__Task to complete__. In the entries, find all lines that hold the word "recorded" and copy them.

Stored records
%%
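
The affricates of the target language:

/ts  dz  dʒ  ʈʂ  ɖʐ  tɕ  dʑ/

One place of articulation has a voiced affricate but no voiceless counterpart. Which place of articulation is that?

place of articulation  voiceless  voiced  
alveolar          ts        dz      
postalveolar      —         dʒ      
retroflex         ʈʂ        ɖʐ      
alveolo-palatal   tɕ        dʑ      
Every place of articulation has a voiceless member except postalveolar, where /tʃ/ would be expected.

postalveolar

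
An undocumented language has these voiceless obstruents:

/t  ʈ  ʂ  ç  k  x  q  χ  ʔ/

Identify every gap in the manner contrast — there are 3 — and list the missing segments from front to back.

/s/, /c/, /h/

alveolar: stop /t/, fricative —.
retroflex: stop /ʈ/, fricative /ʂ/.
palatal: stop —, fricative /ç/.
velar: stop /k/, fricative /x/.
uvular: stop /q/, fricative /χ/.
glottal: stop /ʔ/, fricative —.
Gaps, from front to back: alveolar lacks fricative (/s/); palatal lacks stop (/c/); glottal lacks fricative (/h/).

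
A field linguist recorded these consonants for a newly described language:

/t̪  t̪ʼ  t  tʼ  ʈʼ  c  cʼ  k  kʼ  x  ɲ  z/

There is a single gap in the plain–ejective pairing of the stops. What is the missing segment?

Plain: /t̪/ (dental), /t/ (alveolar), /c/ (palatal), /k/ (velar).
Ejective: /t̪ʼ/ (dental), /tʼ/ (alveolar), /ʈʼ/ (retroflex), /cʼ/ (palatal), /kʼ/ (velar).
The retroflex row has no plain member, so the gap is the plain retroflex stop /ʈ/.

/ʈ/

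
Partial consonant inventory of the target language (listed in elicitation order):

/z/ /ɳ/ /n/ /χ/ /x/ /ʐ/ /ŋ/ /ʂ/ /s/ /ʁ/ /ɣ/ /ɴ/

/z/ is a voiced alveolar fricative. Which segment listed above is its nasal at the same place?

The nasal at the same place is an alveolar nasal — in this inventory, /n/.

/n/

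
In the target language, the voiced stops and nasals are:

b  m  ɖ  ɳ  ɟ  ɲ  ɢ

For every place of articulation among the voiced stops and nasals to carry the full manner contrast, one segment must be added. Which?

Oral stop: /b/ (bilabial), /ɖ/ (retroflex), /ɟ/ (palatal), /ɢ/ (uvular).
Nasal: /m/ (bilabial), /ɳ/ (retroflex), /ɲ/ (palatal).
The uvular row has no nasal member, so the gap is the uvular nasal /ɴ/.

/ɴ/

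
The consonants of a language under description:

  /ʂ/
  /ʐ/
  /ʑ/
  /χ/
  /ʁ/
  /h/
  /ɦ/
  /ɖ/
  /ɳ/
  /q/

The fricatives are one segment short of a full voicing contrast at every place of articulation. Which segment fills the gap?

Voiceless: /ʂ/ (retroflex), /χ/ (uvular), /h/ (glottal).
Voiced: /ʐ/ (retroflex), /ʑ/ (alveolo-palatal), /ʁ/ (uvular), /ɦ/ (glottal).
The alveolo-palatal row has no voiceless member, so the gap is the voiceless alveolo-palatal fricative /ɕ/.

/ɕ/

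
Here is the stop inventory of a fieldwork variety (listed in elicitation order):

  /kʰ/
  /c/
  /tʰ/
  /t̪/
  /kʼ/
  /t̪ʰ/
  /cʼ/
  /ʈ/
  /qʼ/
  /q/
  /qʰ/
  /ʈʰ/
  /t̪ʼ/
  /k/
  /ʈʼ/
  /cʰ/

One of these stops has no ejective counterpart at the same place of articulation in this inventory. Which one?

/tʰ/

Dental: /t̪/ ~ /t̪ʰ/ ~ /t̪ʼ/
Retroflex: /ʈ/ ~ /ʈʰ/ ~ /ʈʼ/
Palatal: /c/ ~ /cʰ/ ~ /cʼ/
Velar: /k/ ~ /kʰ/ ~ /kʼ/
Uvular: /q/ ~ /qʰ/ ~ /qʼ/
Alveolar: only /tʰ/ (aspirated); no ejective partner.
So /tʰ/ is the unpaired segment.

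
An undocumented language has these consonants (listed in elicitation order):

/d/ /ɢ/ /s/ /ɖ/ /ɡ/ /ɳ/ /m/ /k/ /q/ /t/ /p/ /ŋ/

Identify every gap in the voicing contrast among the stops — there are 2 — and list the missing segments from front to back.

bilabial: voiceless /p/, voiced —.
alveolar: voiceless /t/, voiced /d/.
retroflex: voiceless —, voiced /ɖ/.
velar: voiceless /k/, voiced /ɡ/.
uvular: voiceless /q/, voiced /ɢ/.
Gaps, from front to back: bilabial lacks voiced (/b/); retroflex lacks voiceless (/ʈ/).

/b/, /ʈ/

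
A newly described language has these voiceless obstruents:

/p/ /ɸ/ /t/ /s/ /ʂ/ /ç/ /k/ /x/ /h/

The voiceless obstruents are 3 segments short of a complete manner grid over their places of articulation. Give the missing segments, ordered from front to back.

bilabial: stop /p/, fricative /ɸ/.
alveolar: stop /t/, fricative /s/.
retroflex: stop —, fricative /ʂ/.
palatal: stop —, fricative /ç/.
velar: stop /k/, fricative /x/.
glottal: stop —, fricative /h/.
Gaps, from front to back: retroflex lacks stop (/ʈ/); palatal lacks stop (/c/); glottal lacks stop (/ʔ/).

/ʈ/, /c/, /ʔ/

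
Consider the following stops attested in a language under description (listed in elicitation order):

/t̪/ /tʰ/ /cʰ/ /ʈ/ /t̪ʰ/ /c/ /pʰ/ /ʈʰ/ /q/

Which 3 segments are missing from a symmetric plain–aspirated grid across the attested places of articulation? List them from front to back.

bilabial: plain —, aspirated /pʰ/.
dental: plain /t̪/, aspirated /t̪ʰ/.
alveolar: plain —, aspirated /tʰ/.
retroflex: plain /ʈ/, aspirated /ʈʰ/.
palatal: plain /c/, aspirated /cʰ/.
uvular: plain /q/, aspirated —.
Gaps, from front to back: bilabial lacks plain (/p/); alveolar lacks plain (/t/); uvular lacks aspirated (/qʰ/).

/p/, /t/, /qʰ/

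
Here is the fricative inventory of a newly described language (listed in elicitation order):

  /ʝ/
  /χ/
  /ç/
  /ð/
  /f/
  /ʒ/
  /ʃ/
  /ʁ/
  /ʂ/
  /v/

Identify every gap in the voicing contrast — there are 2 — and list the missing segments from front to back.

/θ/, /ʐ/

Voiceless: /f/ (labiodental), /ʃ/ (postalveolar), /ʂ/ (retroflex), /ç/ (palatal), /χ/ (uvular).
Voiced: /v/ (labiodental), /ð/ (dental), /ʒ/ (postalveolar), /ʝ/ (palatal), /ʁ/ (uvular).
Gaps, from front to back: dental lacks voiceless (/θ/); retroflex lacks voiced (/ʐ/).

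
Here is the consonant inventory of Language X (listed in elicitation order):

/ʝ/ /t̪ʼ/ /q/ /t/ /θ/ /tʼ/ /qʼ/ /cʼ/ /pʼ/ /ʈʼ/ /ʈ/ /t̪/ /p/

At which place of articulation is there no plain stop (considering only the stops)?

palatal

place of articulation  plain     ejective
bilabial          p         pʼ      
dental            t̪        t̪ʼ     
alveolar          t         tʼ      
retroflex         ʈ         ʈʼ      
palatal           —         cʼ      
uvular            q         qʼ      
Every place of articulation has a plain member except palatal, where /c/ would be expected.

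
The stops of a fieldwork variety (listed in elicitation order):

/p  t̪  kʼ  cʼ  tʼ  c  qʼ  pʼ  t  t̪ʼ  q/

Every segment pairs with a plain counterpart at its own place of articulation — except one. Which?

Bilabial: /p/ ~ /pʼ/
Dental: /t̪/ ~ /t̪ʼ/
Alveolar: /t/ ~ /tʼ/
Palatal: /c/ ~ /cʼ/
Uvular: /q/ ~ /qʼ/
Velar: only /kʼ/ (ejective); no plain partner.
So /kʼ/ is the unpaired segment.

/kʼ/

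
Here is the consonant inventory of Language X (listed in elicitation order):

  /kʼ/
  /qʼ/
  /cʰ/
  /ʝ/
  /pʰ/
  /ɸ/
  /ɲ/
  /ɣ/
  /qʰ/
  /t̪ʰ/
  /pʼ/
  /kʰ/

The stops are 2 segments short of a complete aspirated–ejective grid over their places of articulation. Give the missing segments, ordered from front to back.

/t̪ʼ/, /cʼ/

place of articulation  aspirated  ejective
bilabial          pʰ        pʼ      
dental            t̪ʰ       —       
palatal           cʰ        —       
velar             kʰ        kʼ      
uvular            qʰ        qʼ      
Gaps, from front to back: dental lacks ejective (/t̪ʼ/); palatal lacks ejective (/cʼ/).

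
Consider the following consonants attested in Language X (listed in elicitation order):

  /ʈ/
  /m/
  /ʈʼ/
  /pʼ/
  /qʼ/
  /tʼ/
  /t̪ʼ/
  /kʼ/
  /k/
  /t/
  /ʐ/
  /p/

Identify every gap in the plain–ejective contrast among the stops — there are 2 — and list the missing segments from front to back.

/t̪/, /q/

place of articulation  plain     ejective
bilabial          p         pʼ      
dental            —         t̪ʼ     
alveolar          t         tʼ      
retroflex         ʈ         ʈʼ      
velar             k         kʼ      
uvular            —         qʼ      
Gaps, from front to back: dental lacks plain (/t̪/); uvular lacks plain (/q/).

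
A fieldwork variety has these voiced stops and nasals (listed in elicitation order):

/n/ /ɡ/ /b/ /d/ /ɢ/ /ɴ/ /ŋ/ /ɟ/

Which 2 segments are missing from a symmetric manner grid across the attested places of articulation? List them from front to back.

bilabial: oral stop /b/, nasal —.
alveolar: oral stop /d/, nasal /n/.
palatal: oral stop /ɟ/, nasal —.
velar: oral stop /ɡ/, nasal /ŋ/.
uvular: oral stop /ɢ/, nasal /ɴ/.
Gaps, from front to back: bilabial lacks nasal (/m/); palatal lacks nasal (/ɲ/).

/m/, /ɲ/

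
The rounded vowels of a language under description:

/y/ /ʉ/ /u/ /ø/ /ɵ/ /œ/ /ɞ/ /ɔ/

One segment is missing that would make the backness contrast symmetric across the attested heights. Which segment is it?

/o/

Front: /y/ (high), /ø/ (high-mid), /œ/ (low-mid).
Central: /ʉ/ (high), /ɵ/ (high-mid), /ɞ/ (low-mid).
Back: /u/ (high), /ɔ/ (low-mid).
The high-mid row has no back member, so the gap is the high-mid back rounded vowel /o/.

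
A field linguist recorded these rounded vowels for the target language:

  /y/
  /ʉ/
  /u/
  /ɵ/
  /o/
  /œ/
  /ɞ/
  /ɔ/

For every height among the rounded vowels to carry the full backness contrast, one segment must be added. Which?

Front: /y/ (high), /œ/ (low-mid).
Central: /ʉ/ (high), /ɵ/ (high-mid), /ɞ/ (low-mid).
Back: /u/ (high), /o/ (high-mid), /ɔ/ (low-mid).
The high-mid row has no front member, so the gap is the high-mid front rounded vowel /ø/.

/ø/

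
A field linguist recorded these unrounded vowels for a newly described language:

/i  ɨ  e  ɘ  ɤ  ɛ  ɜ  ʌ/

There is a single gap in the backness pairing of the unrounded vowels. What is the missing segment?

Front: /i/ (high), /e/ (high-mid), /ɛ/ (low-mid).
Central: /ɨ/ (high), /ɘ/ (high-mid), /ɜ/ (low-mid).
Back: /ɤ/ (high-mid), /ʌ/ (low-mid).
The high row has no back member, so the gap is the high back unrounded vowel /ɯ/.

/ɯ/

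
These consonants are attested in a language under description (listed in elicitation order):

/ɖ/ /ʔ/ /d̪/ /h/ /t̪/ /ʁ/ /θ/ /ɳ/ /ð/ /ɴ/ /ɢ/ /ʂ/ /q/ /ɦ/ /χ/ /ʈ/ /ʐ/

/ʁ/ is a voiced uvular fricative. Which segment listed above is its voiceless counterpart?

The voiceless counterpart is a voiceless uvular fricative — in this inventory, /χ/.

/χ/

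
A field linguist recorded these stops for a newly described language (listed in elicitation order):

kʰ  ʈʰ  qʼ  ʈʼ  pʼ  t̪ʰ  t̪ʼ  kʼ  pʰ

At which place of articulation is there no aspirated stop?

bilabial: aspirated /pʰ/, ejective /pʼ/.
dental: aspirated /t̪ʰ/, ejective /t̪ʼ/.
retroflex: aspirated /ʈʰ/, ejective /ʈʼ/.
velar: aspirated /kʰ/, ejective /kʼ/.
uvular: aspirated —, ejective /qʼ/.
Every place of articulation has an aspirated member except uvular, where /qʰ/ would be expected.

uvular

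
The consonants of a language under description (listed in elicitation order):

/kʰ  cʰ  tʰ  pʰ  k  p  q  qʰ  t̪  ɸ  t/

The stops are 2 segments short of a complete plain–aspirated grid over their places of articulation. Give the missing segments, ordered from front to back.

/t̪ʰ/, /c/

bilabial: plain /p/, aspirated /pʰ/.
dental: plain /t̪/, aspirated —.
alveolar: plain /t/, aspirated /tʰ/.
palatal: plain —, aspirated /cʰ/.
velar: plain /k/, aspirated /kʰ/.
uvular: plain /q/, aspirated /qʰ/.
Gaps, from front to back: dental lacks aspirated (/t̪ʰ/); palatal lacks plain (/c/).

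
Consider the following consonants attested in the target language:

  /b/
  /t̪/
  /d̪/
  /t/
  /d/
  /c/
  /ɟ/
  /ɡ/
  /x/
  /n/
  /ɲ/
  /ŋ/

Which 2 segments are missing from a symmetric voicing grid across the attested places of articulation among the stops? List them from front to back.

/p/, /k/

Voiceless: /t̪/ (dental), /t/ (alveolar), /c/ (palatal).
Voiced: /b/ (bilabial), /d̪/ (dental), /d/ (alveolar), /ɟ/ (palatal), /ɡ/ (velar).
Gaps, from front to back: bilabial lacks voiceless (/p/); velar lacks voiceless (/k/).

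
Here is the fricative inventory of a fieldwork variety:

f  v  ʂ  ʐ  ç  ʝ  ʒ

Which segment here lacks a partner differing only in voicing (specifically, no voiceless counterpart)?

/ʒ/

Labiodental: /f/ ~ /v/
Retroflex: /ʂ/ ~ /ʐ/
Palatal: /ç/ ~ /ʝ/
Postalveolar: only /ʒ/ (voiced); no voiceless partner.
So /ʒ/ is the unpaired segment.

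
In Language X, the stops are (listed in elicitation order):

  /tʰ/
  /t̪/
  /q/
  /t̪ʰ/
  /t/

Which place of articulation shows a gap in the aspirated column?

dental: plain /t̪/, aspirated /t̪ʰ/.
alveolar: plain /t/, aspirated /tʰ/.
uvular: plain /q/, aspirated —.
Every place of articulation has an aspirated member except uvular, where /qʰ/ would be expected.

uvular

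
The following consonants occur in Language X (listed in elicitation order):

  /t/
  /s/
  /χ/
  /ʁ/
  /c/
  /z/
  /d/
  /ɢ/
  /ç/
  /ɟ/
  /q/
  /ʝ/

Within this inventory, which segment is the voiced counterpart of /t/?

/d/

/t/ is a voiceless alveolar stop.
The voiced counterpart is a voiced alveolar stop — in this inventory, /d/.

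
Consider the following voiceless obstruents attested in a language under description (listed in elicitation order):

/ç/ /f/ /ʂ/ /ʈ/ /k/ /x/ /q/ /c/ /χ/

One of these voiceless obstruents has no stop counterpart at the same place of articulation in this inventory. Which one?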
%%
__Response to the task__.
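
A field linguist recorded these consonants for a newly described language:
A field linguist recorded these rounded vowels for the target language:
A field linguist recorded these unrounded vowels for a newly described language:
A field linguist recorded these stops for a newly described language (listed in elicitation order):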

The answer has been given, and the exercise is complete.